=== Section Start ===

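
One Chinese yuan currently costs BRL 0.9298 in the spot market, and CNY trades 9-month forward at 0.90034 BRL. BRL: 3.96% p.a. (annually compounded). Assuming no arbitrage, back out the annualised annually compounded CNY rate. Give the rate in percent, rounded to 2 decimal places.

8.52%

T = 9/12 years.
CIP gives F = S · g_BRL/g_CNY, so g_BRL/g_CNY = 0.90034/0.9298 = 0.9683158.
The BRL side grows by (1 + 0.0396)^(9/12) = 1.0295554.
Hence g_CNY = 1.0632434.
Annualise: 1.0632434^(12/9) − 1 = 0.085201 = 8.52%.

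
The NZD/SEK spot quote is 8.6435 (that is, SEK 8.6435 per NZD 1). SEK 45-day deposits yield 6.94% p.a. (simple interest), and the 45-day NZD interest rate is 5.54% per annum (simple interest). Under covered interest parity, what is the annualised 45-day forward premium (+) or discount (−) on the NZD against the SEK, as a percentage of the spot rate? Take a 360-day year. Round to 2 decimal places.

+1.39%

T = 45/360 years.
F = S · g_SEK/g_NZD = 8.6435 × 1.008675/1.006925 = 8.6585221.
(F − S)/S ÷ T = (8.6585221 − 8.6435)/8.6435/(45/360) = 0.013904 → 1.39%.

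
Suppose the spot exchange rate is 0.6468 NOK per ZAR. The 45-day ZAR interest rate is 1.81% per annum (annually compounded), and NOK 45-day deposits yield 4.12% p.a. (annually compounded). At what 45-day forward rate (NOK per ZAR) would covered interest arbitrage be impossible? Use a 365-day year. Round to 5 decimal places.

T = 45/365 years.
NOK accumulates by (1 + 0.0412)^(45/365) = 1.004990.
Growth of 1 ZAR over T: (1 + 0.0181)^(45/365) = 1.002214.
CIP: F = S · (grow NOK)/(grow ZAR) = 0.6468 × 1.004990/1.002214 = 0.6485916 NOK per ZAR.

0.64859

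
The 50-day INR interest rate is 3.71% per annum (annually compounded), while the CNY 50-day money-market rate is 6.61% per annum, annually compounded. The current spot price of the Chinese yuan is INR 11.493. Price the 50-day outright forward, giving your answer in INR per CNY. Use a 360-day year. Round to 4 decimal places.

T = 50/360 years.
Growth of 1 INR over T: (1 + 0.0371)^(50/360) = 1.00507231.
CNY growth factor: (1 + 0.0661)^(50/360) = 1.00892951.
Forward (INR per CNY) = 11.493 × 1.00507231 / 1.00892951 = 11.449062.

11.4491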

=== Section End ===
=== Section Start ===

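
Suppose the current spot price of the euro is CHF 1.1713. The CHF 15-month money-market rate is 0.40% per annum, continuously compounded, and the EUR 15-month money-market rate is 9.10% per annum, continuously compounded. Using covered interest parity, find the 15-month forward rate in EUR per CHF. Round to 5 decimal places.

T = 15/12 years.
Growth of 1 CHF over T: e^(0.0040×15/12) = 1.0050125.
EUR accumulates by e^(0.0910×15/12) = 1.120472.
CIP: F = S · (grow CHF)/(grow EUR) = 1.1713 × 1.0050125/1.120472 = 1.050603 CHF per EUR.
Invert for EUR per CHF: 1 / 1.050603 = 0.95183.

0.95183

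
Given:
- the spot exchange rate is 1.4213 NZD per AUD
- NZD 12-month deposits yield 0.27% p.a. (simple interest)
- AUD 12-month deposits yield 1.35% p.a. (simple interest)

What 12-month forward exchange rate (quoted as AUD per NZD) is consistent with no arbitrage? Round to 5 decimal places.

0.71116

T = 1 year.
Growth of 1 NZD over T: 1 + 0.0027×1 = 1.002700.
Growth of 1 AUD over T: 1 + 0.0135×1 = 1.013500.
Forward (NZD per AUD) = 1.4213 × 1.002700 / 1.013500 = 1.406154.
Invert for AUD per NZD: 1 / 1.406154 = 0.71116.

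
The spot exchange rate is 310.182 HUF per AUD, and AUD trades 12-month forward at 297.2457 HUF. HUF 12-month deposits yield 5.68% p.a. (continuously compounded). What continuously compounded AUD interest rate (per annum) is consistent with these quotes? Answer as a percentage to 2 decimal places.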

=== Section End ===
=== Section Start ===

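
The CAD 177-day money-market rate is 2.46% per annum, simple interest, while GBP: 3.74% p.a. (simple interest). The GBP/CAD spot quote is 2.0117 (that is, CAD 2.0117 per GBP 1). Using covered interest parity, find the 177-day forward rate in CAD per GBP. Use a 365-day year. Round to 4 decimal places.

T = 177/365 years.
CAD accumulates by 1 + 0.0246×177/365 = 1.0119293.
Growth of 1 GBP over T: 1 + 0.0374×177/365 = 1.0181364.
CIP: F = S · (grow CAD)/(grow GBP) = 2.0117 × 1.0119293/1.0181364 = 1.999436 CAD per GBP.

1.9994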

=== Section End ===

### How to complete this task
Return the span of lines in the data above that opens at the line with "- the spot exchange" and closes at the line with "The spot exchange rate is 310.182", exactly, ends included, nothing else.

### Answer area
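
- the spot exchange rate is 1.4213 NZD per AUD
- NZD 12-month deposits yield 0.27% p.a. (simple interest)
- AUD 12-month deposits yield 1.35% p.a. (simple interest)

What 12-month forward exchange rate (quoted as AUD per NZD) is consistent with no arbitrage? Round to 5 decimal places.

0.71116

T = 1 year.
Growth of 1 NZD over T: 1 + 0.0027×1 = 1.002700.
Growth of 1 AUD over T: 1 + 0.0135×1 = 1.013500.
Forward (NZD per AUD) = 1.4213 × 1.002700 / 1.013500 = 1.406154.
Invert for AUD per NZD: 1 / 1.406154 = 0.71116.

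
The spot exchange rate is 310.182 HUF per AUD, and AUD trades 12-month forward at 297.2457 HUF. HUF 12-month deposits yield 5.68% p.a. (continuously compounded). What continuously compounded AUD interest rate (per annum) is consistent with these quotes? Answer as a percentage to 2 decimal places.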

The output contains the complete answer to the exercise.